● **TASK OBJECTIVE**
Your output must be the line containing "Design check: 15" followed by every later line in the entries below, all copied exactly.

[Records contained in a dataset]
============================================================
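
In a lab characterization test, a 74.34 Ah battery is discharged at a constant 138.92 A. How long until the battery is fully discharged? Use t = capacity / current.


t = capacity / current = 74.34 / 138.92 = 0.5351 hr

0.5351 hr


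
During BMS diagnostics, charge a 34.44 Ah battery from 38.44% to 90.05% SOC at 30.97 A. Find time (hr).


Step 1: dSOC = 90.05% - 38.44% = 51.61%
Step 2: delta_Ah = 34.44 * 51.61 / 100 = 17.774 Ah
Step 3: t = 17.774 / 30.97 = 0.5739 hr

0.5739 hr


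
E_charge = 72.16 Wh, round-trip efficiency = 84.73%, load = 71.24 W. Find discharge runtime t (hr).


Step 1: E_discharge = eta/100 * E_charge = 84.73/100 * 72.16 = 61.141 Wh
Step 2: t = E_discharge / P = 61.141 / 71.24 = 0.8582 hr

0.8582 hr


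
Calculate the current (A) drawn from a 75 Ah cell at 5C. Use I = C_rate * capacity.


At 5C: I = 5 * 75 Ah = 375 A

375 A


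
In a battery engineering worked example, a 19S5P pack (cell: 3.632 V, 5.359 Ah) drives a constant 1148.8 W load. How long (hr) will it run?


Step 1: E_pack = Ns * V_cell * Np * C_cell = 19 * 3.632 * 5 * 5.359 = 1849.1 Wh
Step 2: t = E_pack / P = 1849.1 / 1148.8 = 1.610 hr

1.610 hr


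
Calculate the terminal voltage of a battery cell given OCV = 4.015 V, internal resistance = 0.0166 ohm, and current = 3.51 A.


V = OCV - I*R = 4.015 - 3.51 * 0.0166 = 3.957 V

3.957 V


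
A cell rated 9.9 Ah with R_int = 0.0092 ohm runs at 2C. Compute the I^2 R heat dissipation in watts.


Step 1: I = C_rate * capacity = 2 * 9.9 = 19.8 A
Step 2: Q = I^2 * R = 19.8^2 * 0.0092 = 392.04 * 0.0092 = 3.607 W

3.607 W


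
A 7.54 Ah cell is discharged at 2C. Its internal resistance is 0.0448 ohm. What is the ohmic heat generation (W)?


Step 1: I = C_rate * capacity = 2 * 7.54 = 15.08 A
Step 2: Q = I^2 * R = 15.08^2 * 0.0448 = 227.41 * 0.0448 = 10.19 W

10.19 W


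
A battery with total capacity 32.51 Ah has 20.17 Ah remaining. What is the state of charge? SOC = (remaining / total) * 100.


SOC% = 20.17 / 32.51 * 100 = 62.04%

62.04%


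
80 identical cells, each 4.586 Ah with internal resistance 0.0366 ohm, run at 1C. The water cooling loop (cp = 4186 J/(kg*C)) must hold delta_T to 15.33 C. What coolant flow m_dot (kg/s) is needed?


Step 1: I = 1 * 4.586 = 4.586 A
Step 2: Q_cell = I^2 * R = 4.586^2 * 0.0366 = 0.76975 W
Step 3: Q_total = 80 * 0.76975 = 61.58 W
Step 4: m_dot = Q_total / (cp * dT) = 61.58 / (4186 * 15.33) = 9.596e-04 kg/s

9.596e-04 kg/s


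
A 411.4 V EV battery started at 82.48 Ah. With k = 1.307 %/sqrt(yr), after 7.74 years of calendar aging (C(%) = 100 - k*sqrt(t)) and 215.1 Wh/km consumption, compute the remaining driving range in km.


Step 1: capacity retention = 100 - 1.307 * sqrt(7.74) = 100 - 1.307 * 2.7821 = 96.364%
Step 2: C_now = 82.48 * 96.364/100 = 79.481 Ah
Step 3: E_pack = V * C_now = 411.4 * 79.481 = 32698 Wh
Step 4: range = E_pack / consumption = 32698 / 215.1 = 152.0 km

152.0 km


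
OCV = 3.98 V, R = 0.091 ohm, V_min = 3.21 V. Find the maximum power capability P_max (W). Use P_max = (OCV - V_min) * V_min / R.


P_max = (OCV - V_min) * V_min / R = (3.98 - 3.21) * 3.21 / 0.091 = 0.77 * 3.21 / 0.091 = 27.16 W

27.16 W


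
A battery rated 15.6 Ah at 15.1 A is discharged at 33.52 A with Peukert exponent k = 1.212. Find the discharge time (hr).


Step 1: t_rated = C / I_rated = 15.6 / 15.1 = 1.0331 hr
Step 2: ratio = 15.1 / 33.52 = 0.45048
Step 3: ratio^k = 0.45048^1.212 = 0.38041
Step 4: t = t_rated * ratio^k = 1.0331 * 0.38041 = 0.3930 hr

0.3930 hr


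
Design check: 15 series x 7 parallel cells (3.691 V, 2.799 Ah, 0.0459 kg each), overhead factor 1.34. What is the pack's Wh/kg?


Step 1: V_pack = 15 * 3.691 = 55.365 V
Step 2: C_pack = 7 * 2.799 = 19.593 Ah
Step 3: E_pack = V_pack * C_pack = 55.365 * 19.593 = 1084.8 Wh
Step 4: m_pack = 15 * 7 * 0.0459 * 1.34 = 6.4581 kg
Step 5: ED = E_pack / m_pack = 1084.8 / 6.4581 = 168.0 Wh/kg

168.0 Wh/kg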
============================================================
● **TASK SOLUTION**
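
Design check: 15 series x 7 parallel cells (3.691 V, 2.799 Ah, 0.0459 kg each), overhead factor 1.34. What is the pack's Wh/kg?


Step 1: V_pack = 15 * 3.691 = 55.365 V
Step 2: C_pack = 7 * 2.799 = 19.593 Ah
Step 3: E_pack = V_pack * C_pack = 55.365 * 19.593 = 1084.8 Wh
Step 4: m_pack = 15 * 7 * 0.0459 * 1.34 = 6.4581 kg
Step 5: ED = E_pack / m_pack = 1084.8 / 6.4581 = 168.0 Wh/kg

168.0 Wh/kg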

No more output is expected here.